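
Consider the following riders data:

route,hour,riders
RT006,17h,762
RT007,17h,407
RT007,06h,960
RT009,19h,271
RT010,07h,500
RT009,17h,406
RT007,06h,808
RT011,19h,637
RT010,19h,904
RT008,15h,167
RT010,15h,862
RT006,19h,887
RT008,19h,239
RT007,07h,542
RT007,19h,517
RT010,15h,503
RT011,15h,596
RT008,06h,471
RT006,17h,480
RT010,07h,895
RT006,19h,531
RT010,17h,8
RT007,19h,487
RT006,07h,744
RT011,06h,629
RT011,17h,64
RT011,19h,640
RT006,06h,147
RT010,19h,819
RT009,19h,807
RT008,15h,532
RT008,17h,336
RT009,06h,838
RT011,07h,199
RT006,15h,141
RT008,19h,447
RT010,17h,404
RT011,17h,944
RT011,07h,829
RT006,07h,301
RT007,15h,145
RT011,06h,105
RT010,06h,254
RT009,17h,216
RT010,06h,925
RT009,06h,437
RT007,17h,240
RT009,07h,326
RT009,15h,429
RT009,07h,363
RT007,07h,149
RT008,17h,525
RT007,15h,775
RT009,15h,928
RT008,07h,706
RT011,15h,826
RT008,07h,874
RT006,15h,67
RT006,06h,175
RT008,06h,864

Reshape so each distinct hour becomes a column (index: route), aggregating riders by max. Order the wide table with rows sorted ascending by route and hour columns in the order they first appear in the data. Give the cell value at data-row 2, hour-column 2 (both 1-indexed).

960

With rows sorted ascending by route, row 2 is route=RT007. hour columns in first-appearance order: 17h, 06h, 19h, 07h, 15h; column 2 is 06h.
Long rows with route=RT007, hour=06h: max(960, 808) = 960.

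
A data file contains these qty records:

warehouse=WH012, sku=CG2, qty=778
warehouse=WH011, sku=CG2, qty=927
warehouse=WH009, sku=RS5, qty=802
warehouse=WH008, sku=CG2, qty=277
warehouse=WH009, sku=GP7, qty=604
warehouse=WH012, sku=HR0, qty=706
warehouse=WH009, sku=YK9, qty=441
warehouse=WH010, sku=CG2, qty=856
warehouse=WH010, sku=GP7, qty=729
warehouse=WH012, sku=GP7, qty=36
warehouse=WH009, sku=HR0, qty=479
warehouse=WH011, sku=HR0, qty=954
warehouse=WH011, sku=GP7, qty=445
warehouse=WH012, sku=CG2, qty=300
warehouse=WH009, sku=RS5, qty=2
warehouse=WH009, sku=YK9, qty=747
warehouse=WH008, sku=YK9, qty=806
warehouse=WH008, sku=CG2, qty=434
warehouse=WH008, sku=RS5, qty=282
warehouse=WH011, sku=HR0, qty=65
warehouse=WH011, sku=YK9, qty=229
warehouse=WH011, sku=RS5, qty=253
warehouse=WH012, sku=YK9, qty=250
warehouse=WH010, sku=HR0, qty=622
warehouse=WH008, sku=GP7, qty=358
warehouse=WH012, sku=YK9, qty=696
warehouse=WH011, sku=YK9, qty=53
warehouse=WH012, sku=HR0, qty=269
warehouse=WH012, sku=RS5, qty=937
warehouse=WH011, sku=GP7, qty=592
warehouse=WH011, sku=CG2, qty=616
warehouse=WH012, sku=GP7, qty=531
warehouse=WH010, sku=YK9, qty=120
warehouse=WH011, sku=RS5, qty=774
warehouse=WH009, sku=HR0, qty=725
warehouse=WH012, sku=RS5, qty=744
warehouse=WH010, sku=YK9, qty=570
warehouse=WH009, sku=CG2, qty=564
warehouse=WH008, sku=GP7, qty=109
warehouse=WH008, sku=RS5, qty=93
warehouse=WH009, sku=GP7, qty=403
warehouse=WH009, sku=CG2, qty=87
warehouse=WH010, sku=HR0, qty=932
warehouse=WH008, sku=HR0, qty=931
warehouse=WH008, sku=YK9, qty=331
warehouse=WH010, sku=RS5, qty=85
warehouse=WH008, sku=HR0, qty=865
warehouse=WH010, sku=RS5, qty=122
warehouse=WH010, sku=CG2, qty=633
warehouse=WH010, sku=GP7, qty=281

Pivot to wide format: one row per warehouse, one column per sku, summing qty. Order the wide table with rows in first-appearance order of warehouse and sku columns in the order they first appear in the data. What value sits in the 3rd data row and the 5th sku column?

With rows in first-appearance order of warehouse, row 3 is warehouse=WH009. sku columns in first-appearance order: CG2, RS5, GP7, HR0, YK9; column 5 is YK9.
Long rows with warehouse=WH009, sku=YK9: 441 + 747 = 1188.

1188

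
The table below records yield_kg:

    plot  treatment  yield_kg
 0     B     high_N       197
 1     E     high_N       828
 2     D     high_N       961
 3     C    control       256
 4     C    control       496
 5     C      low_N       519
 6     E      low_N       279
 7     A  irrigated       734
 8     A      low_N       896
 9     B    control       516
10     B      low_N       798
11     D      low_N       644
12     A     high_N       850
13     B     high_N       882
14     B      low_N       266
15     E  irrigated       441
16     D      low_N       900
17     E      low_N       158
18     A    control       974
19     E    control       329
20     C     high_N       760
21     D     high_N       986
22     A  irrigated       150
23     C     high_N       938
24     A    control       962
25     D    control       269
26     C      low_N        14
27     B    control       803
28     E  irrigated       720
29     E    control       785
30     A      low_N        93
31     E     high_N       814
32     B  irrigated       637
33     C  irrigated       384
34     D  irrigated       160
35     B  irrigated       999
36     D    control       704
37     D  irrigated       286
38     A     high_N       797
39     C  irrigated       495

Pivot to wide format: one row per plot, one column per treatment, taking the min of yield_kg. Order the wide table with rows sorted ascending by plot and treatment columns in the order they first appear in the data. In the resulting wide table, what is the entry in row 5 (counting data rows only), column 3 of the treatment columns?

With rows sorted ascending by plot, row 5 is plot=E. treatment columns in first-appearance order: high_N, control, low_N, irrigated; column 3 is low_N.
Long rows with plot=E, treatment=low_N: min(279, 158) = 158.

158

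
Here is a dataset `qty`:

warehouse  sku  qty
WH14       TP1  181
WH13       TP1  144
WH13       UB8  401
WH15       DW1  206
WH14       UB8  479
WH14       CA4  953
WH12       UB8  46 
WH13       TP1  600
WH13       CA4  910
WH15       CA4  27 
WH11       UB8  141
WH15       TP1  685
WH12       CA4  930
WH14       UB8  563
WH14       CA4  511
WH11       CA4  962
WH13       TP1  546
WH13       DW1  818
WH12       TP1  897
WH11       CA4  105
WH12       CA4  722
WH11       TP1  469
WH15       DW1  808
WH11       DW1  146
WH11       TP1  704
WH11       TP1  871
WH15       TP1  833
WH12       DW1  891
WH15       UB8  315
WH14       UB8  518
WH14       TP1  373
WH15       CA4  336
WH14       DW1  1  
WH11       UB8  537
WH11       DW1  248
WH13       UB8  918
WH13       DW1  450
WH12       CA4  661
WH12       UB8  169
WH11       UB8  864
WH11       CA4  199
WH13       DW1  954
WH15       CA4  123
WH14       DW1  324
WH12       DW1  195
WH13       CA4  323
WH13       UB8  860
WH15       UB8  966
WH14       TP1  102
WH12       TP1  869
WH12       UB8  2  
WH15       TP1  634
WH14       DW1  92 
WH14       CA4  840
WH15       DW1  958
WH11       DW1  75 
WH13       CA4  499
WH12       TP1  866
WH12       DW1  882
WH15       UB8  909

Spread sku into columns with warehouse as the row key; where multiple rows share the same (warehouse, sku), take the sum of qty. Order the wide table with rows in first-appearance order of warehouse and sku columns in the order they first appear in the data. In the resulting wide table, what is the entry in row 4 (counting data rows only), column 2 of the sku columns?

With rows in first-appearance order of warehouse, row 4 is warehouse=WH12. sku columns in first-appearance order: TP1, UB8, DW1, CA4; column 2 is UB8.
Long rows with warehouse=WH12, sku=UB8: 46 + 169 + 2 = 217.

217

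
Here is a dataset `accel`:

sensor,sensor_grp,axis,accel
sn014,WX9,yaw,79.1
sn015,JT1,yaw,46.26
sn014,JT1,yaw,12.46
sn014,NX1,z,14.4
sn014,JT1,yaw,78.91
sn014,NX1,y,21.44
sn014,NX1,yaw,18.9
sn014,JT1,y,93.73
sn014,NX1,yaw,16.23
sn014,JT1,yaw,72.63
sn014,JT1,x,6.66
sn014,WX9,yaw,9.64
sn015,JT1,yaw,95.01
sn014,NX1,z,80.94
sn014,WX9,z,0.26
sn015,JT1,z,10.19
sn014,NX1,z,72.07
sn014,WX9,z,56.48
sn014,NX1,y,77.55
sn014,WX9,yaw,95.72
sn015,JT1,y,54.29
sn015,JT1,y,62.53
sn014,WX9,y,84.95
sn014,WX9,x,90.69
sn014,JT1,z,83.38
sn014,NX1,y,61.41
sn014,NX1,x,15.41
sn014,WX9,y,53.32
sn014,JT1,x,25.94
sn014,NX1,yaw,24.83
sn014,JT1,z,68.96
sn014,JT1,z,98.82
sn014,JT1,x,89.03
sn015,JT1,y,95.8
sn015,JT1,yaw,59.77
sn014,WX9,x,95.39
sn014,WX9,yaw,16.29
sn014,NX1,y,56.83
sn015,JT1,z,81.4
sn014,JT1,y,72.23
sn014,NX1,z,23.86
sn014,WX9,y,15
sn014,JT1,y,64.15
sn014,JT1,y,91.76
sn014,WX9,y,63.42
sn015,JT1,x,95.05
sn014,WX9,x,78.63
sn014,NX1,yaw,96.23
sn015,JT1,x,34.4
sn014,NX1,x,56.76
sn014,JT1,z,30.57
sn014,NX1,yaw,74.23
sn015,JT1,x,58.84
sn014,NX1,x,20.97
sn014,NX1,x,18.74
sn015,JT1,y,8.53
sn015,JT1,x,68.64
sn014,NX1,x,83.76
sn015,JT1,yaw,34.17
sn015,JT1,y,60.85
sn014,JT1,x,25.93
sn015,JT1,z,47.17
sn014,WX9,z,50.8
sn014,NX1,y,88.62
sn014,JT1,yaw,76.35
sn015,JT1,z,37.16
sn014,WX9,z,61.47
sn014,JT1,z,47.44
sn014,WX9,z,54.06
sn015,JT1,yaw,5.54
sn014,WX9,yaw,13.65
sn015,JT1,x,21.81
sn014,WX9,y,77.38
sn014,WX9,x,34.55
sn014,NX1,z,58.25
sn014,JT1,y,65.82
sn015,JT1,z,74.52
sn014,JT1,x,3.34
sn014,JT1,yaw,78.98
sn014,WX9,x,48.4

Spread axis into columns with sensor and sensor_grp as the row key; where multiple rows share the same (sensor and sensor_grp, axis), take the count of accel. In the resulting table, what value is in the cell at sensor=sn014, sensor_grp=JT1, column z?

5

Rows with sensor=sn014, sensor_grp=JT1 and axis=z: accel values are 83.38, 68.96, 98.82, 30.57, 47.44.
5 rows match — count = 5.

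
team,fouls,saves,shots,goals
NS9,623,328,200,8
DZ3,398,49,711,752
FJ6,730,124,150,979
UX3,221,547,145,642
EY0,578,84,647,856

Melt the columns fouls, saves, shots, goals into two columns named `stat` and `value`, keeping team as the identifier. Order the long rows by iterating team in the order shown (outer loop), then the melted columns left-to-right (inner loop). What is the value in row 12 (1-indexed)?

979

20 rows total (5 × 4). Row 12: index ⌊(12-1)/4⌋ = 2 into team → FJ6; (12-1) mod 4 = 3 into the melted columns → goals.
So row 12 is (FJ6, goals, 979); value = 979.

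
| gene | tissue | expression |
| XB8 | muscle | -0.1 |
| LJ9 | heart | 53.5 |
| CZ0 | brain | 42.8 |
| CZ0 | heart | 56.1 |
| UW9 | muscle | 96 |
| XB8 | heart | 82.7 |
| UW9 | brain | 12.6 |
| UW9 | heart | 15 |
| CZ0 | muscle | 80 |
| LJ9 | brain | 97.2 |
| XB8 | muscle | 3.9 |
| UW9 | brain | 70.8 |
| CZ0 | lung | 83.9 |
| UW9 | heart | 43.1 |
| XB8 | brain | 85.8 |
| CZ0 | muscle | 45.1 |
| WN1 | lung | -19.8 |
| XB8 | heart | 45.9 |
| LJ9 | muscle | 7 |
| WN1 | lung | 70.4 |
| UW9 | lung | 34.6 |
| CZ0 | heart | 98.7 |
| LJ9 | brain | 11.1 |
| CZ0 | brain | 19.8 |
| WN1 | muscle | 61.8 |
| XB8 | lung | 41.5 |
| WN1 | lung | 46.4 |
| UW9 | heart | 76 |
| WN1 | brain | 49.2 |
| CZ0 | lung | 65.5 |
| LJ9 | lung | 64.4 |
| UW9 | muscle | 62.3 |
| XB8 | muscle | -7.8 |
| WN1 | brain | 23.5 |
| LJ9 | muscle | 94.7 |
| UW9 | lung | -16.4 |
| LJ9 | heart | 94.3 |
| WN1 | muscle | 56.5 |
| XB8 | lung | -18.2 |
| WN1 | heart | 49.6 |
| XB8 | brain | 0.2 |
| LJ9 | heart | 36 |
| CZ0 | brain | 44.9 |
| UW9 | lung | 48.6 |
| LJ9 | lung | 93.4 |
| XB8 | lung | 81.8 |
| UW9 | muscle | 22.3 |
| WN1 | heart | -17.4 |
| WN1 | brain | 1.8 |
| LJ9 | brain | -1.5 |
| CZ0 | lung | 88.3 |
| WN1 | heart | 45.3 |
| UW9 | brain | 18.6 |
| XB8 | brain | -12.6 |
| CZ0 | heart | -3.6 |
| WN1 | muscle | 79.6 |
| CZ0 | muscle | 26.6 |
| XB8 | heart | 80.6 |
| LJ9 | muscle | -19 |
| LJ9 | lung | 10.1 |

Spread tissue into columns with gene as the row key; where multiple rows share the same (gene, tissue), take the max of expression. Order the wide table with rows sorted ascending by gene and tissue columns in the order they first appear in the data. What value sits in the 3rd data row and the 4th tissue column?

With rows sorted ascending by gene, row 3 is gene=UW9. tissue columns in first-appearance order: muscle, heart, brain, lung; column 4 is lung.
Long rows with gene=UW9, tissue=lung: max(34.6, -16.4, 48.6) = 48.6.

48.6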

TASK OBJECTIVE →
Looking at the material above, please state how many lines include the string "dataset", and give only that number.

ANSWER BOX →
2